__PROVIDED RECORDS__.

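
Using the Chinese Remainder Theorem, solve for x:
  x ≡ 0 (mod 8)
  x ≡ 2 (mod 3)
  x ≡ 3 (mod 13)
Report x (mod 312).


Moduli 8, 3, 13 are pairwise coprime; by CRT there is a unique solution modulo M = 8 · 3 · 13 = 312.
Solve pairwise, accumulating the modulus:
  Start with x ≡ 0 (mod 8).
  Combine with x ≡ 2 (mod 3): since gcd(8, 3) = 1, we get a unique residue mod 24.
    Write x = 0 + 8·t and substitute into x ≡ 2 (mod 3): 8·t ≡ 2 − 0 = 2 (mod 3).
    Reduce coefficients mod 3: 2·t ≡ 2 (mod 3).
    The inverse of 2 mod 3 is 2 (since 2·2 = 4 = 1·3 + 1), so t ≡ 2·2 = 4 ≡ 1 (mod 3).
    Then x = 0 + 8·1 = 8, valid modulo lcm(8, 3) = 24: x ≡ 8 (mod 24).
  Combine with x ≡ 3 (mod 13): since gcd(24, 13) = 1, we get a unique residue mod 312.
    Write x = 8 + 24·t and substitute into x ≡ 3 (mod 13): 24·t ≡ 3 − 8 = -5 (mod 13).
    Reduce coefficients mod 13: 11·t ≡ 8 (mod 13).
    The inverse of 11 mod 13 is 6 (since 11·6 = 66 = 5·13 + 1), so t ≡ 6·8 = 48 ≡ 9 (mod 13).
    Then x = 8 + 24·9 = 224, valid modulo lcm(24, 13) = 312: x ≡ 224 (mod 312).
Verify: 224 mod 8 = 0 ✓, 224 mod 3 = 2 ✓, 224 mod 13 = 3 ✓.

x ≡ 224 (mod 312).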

--

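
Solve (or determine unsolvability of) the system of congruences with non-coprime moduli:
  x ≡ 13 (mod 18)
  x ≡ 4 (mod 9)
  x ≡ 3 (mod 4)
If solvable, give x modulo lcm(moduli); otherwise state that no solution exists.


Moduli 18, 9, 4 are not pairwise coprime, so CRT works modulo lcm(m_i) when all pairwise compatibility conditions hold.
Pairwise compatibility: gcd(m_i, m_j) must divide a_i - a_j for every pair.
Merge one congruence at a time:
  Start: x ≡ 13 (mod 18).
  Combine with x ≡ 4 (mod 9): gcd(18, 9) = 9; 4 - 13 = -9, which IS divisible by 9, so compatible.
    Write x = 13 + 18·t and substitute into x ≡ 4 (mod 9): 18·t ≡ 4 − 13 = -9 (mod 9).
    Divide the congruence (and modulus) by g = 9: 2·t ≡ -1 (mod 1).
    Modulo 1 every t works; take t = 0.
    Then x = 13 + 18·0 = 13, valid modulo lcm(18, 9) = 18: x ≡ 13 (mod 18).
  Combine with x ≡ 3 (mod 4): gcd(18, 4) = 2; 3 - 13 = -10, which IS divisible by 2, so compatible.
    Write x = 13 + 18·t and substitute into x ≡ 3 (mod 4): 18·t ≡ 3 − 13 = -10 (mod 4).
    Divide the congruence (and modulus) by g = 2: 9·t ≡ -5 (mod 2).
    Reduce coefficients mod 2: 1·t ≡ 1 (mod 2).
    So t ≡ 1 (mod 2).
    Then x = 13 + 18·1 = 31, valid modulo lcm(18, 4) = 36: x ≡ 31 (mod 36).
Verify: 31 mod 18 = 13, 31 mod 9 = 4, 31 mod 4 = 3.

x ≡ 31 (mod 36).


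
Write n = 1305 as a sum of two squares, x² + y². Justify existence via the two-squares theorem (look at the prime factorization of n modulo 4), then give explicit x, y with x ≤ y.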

__DESCRIPTION OF THE TASK__. Looking back over the data above, restate word for word the lines that begin at the line with "Solve (or determine" and end at the line with "Write n = 1305", inclusive.

__RESULT OF THE EXERCISE__.
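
Solve (or determine unsolvability of) the system of congruences with non-coprime moduli:
  x ≡ 13 (mod 18)
  x ≡ 4 (mod 9)
  x ≡ 3 (mod 4)
If solvable, give x modulo lcm(moduli); otherwise state that no solution exists.


Moduli 18, 9, 4 are not pairwise coprime, so CRT works modulo lcm(m_i) when all pairwise compatibility conditions hold.
Pairwise compatibility: gcd(m_i, m_j) must divide a_i - a_j for every pair.
Merge one congruence at a time:
  Start: x ≡ 13 (mod 18).
  Combine with x ≡ 4 (mod 9): gcd(18, 9) = 9; 4 - 13 = -9, which IS divisible by 9, so compatible.
    Write x = 13 + 18·t and substitute into x ≡ 4 (mod 9): 18·t ≡ 4 − 13 = -9 (mod 9).
    Divide the congruence (and modulus) by g = 9: 2·t ≡ -1 (mod 1).
    Modulo 1 every t works; take t = 0.
    Then x = 13 + 18·0 = 13, valid modulo lcm(18, 9) = 18: x ≡ 13 (mod 18).
  Combine with x ≡ 3 (mod 4): gcd(18, 4) = 2; 3 - 13 = -10, which IS divisible by 2, so compatible.
    Write x = 13 + 18·t and substitute into x ≡ 3 (mod 4): 18·t ≡ 3 − 13 = -10 (mod 4).
    Divide the congruence (and modulus) by g = 2: 9·t ≡ -5 (mod 2).
    Reduce coefficients mod 2: 1·t ≡ 1 (mod 2).
    So t ≡ 1 (mod 2).
    Then x = 13 + 18·1 = 31, valid modulo lcm(18, 4) = 36: x ≡ 31 (mod 36).
Verify: 31 mod 18 = 13, 31 mod 9 = 4, 31 mod 4 = 3.

x ≡ 31 (mod 36).


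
Write n = 1305 as a sum of two squares, x² + y². Justify existence via the two-squares theorem (look at the prime factorization of n modulo 4), then give explicit x, y with x ≤ y.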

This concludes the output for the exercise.